(Exercise objective) After reading the data below, copy out every line that contains the word "analysed".
---------- Given entries
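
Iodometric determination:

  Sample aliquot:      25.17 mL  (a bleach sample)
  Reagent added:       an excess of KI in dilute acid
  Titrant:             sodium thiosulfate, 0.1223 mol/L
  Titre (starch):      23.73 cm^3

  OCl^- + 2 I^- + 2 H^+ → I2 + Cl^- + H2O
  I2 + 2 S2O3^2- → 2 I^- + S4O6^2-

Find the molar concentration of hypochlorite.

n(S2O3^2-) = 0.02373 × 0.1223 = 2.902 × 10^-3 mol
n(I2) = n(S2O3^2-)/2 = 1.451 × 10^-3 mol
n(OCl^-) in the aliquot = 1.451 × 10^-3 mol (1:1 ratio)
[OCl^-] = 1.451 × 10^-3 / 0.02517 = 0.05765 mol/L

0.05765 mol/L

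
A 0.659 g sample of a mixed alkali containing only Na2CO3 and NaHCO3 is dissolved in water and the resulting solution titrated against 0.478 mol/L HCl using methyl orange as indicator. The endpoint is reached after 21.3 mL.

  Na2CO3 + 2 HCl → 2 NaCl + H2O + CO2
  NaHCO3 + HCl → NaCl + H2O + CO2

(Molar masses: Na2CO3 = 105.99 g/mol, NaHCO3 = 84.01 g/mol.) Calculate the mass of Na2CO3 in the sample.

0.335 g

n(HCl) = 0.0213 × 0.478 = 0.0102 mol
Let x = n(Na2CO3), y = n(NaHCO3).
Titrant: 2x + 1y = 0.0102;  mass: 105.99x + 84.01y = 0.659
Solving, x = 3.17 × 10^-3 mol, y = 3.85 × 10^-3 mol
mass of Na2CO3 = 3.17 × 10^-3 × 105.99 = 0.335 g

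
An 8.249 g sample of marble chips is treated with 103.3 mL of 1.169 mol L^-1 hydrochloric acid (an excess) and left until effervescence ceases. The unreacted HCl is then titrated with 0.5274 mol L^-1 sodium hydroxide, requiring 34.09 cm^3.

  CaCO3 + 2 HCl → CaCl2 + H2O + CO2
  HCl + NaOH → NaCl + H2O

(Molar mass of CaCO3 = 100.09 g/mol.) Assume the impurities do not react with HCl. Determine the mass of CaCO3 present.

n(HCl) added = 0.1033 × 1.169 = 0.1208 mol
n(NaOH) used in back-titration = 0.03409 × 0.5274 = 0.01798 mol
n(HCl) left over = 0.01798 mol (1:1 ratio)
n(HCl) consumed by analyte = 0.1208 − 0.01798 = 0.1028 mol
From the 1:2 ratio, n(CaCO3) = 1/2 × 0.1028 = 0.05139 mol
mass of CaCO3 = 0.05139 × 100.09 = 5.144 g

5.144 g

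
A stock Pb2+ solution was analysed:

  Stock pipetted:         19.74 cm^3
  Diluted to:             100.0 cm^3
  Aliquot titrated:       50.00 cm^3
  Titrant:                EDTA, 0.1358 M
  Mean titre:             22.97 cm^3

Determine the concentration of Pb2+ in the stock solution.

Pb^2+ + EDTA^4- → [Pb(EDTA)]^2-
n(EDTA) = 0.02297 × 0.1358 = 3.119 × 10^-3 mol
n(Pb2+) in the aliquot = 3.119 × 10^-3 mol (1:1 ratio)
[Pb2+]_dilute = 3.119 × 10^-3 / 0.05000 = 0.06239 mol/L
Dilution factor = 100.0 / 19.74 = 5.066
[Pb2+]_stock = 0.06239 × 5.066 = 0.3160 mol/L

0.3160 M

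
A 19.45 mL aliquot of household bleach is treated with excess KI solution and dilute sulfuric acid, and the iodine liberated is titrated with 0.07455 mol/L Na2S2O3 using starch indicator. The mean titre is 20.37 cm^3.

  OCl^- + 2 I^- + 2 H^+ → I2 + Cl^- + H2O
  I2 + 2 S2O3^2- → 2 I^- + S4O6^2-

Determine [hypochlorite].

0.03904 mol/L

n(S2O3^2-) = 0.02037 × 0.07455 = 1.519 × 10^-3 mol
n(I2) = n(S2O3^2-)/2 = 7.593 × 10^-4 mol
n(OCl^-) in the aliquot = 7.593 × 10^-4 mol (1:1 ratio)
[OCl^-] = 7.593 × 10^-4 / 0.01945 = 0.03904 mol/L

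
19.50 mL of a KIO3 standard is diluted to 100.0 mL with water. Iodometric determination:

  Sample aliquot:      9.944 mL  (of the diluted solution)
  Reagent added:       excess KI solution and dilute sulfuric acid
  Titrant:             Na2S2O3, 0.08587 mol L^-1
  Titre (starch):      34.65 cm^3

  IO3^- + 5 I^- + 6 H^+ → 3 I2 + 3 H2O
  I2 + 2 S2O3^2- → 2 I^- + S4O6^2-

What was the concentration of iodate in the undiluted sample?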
--------------------
---------- Given entries
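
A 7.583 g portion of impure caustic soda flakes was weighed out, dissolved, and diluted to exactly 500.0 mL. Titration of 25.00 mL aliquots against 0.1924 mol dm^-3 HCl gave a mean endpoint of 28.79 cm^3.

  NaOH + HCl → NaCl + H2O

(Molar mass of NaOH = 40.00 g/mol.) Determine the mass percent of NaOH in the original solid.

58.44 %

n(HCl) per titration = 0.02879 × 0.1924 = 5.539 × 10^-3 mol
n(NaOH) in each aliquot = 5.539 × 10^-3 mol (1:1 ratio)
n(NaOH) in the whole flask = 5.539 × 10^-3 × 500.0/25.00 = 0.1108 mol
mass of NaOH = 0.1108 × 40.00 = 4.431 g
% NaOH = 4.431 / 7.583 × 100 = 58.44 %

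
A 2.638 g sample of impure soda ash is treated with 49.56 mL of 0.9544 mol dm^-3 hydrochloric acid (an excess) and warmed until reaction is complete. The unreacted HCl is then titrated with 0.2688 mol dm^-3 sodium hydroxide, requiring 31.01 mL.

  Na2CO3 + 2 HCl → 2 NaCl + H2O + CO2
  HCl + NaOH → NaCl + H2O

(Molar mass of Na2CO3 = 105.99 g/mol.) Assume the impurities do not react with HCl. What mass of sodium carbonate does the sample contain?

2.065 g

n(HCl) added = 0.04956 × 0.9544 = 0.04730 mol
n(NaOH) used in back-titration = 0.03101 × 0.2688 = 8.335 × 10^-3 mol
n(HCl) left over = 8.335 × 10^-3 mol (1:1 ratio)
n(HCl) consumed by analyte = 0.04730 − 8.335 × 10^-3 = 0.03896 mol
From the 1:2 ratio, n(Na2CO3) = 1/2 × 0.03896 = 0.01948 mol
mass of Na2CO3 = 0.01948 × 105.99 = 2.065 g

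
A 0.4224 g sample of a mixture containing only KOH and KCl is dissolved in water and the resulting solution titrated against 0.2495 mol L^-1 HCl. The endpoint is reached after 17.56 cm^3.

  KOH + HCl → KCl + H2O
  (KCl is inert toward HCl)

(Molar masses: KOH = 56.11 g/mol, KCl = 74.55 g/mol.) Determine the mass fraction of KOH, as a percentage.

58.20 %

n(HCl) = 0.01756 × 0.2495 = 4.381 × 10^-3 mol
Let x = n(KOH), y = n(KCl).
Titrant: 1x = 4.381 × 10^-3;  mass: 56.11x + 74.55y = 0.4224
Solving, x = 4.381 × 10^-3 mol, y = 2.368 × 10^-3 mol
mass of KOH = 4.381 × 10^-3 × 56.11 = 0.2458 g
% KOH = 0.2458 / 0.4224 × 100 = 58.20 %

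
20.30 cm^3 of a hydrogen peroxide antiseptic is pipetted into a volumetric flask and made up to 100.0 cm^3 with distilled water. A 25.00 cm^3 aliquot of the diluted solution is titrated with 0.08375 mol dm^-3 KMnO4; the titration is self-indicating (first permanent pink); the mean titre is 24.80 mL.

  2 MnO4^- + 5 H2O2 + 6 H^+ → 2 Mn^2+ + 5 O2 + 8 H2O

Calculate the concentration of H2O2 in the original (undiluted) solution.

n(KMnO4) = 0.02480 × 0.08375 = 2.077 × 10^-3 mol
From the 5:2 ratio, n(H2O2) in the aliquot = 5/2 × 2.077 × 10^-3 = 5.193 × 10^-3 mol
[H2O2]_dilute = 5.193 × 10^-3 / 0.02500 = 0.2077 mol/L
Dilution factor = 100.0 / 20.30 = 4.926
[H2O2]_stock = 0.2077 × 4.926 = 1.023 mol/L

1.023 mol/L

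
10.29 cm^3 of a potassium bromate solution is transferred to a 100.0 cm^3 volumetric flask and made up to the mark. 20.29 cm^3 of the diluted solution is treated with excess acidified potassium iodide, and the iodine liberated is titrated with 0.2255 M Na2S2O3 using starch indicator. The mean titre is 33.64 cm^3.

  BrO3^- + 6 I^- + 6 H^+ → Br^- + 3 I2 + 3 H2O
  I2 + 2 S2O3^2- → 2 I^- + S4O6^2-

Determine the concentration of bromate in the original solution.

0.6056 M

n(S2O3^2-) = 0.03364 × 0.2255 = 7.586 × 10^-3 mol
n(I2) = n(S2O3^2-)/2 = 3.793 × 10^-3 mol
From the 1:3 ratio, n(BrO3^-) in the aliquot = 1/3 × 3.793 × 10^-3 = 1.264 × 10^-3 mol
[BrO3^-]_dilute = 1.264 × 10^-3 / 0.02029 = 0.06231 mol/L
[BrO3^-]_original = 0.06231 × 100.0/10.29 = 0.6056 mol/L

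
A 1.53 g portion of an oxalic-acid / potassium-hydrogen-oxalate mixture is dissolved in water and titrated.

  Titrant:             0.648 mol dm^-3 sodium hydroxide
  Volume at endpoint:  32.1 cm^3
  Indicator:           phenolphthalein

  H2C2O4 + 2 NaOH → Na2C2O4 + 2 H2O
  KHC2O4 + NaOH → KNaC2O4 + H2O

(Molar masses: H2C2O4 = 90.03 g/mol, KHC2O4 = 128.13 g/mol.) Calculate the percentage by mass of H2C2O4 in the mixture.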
--------------------
---------- Given entries
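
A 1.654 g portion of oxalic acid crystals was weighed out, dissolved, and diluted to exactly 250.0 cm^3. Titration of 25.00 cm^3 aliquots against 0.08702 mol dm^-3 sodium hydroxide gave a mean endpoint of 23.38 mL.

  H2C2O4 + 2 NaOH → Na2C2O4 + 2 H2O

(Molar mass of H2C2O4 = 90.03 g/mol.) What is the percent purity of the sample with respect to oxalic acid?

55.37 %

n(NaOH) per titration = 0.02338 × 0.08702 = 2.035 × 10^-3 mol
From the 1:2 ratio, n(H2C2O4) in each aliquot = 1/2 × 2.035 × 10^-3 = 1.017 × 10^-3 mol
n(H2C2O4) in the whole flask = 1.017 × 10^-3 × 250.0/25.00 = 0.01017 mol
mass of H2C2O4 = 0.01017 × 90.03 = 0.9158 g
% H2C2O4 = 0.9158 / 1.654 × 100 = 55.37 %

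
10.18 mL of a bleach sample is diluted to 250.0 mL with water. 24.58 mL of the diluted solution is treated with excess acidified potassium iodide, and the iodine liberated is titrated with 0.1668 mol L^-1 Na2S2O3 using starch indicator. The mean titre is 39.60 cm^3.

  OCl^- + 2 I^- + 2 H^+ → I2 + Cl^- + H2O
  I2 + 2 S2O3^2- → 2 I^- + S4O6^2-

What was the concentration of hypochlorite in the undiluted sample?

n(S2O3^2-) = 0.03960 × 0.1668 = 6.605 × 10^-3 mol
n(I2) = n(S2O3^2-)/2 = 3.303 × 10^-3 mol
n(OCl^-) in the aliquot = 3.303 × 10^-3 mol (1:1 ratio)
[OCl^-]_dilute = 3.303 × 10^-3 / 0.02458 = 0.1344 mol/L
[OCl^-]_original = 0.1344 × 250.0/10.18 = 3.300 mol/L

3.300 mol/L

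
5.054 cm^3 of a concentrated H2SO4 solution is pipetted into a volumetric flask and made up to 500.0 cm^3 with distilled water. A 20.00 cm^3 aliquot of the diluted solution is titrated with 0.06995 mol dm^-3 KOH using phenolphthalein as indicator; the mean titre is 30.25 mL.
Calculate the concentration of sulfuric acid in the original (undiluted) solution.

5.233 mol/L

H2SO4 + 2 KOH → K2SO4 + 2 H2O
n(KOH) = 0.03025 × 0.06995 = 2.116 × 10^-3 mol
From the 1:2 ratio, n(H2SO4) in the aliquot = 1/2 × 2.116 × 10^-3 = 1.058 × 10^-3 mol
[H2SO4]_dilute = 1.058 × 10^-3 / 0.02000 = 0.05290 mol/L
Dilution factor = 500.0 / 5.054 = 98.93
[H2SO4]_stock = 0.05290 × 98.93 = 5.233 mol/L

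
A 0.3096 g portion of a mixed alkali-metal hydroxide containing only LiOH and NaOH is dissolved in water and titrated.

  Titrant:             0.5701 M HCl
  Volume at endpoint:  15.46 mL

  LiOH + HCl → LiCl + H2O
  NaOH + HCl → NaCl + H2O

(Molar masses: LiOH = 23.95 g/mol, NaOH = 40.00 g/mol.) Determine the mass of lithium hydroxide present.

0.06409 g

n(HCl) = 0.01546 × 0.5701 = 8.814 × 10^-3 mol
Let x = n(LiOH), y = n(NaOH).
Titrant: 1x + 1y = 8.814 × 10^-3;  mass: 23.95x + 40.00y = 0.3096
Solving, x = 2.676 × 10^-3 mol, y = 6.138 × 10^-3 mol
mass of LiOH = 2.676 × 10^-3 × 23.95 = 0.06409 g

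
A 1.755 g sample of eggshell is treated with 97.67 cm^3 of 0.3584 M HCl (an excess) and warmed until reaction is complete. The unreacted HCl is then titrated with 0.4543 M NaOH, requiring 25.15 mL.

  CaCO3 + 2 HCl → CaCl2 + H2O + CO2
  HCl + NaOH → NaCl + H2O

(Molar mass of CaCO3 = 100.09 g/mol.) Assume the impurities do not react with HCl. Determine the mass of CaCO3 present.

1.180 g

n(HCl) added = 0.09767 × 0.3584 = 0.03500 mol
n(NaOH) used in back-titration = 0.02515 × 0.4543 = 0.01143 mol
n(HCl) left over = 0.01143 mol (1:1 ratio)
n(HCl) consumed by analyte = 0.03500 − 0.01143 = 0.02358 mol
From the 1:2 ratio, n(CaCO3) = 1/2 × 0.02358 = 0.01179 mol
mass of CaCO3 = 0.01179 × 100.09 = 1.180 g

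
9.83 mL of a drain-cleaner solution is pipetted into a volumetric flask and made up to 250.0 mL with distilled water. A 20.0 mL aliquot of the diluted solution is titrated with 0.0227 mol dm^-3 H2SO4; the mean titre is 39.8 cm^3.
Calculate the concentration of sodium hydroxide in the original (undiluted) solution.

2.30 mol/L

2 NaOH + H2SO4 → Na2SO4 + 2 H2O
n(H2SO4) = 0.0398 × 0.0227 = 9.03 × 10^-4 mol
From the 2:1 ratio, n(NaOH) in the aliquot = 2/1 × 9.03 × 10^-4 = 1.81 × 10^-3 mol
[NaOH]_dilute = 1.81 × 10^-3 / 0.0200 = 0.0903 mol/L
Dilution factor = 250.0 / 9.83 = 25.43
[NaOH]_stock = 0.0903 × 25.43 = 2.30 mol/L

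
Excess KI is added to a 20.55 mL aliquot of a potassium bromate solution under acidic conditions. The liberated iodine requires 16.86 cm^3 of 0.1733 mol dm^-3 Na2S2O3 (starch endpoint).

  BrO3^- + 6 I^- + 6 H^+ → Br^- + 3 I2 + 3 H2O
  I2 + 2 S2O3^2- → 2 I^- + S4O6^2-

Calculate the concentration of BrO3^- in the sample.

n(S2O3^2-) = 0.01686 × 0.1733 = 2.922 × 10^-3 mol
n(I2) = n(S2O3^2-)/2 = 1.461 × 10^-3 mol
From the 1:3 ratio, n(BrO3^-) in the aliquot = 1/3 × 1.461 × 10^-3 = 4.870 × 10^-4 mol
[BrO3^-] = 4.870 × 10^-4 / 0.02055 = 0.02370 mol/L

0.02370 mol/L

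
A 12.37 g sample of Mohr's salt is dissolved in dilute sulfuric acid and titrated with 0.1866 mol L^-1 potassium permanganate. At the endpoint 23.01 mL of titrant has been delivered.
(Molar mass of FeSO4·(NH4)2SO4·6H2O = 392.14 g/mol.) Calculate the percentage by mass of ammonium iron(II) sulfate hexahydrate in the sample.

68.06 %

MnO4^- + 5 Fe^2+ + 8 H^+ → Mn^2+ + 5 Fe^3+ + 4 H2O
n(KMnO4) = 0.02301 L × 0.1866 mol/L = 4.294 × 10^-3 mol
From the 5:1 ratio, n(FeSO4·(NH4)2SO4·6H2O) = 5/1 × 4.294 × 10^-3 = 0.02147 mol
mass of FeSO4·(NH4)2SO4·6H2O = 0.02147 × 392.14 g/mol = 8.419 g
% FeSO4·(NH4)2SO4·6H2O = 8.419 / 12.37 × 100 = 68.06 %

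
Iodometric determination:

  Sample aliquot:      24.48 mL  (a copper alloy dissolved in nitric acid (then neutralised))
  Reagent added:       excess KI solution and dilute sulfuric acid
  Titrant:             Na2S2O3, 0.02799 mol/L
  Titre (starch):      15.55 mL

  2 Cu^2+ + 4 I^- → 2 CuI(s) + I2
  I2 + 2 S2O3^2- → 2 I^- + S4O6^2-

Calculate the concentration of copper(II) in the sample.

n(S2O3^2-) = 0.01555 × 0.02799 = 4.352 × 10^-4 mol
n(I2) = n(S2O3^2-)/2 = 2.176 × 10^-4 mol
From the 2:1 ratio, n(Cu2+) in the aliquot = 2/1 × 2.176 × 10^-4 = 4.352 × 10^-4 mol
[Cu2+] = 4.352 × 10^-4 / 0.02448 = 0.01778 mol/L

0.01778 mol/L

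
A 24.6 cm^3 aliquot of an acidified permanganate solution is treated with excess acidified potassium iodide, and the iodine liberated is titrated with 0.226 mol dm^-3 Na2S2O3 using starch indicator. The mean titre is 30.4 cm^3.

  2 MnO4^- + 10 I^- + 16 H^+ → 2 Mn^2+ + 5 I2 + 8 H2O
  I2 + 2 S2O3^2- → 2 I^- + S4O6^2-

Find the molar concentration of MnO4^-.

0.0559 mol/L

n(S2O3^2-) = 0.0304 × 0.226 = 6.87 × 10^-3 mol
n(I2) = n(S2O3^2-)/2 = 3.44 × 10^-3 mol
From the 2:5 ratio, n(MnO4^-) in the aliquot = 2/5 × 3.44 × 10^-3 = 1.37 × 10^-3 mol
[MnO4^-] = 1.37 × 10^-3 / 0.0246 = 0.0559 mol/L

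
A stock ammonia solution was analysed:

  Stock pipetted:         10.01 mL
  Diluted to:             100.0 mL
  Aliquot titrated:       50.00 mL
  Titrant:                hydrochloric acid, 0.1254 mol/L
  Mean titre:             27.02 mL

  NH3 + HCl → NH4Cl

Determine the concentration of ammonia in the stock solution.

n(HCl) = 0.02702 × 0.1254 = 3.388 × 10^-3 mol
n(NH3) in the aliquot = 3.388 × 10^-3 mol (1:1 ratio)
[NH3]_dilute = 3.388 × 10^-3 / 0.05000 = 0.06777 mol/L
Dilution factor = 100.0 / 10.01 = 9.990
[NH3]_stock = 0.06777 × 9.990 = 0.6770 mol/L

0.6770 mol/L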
--------------------
(Expected answer)
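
A stock Pb2+ solution was analysed:
A stock ammonia solution was analysed: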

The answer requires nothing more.